WHAT THIS TASK INVOLVES:
Your task is to restate the data word for word.

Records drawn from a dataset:
*** Begin section ***

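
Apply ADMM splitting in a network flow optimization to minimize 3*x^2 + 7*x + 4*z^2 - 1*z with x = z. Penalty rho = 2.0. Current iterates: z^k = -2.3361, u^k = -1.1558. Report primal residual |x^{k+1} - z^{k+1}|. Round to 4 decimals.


ADMM iteration with rho = 2.0, z^k = -2.3361, u^k = -1.1558
Step 1: x-update.
Minimize 3*x^2 + 7*x + (2.0/2)*(x + 2.3361 - 1.1558)^2
FOC: (2*3 + 2.0)*x = -7 + 2.0*(-2.3361 + 1.1558)
x^{k+1} = -1.1701
Step 2: z-update.
Minimize 4*z^2 - 1*z + (2.0/2)*(-1.1701 - z - 1.1558)^2
FOC: (2*4 + 2.0)*z = 1 + 2.0*(-1.1701 - 1.1558)
z^{k+1} = -0.3652
Step 3: u-update.
u^{k+1} = -1.1558 - 1.1701 + 0.3652 = -1.9607
Step 4: Primal residual = |-1.1701 + 0.3652| = 0.8049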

*** End section ***

RESULT:
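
Apply ADMM splitting in a network flow optimization to minimize 3*x^2 + 7*x + 4*z^2 - 1*z with x = z. Penalty rho = 2.0. Current iterates: z^k = -2.3361, u^k = -1.1558. Report primal residual |x^{k+1} - z^{k+1}|. Round to 4 decimals.


ADMM iteration with rho = 2.0, z^k = -2.3361, u^k = -1.1558
Step 1: x-update.
Minimize 3*x^2 + 7*x + (2.0/2)*(x + 2.3361 - 1.1558)^2
FOC: (2*3 + 2.0)*x = -7 + 2.0*(-2.3361 + 1.1558)
x^{k+1} = -1.1701
Step 2: z-update.
Minimize 4*z^2 - 1*z + (2.0/2)*(-1.1701 - z - 1.1558)^2
FOC: (2*4 + 2.0)*z = 1 + 2.0*(-1.1701 - 1.1558)
z^{k+1} = -0.3652
Step 3: u-update.
u^{k+1} = -1.1558 - 1.1701 + 0.3652 = -1.9607
Step 4: Primal residual = |-1.1701 + 0.3652| = 0.8049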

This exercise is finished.